[Data excerpts]
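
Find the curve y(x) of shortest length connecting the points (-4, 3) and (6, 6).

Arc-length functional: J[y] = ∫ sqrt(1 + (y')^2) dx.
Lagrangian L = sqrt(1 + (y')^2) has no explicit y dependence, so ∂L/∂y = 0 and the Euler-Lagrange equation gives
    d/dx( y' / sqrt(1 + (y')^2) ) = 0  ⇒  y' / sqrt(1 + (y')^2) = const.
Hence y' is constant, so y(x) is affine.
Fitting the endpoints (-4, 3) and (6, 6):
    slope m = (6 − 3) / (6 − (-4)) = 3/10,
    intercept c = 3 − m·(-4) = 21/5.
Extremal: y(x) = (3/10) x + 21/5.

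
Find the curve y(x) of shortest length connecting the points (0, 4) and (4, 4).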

...

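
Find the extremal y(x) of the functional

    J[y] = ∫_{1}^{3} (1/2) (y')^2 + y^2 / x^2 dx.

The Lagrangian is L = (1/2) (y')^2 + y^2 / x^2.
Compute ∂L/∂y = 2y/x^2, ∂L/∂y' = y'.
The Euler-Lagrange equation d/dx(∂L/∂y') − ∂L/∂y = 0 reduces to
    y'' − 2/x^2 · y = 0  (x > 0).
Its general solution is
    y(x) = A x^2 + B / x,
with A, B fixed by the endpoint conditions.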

- _Goal of the exercise_
Beginning with the line above that contains "and (6, 6).", copy each line exactly up to and including the line that contains "and (4, 4).", and go no further.

- _Written solution_
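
Find the curve y(x) of shortest length connecting the points (-4, 3) and (6, 6).

Arc-length functional: J[y] = ∫ sqrt(1 + (y')^2) dx.
Lagrangian L = sqrt(1 + (y')^2) has no explicit y dependence, so ∂L/∂y = 0 and the Euler-Lagrange equation gives
    d/dx( y' / sqrt(1 + (y')^2) ) = 0  ⇒  y' / sqrt(1 + (y')^2) = const.
Hence y' is constant, so y(x) is affine.
Fitting the endpoints (-4, 3) and (6, 6):
    slope m = (6 − 3) / (6 − (-4)) = 3/10,
    intercept c = 3 − m·(-4) = 21/5.
Extremal: y(x) = (3/10) x + 21/5.

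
Find the curve y(x) of shortest length connecting the points (0, 4) and (4, 4).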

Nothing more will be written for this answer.